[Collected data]
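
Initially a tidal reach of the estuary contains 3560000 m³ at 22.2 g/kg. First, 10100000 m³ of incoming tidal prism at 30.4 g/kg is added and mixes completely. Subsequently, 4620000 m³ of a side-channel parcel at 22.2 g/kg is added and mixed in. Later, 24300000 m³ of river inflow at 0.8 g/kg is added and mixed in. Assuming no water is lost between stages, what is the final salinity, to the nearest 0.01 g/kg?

Weighted by volume,
Initial salt = 3,560,000×22.2 = 79,032,000
After stage 1: salt = 79,032,000 + 10,100,000×30.4 = 386,072,000; volume = 13,660,000 m³; S = 28.263 g/kg
After stage 2: salt = 386,072,000 + 4,620,000×22.2 = 488,636,000; volume = 18,280,000 m³; S = 26.731 g/kg
After stage 3: salt = 488,636,000 + 24,300,000×0.8 = 508,076,000; volume = 42,580,000 m³
S = 508,076,000 / 42,580,000 = 11.9323 g/kg

11.93 g/kg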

*Assignment*. Each entry must be set down exactly as it appears.

*Completed exercise*.
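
Initially a tidal reach of the estuary contains 3560000 m³ at 22.2 g/kg. First, 10100000 m³ of incoming tidal prism at 30.4 g/kg is added and mixes completely. Subsequently, 4620000 m³ of a side-channel parcel at 22.2 g/kg is added and mixed in. Later, 24300000 m³ of river inflow at 0.8 g/kg is added and mixed in. Assuming no water is lost between stages, what is the final salinity, to the nearest 0.01 g/kg?

Weighted by volume,
Initial salt = 3,560,000×22.2 = 79,032,000
After stage 1: salt = 79,032,000 + 10,100,000×30.4 = 386,072,000; volume = 13,660,000 m³; S = 28.263 g/kg
After stage 2: salt = 386,072,000 + 4,620,000×22.2 = 488,636,000; volume = 18,280,000 m³; S = 26.731 g/kg
After stage 3: salt = 488,636,000 + 24,300,000×0.8 = 508,076,000; volume = 42,580,000 m³
S = 508,076,000 / 42,580,000 = 11.9323 g/kg

11.93 g/kg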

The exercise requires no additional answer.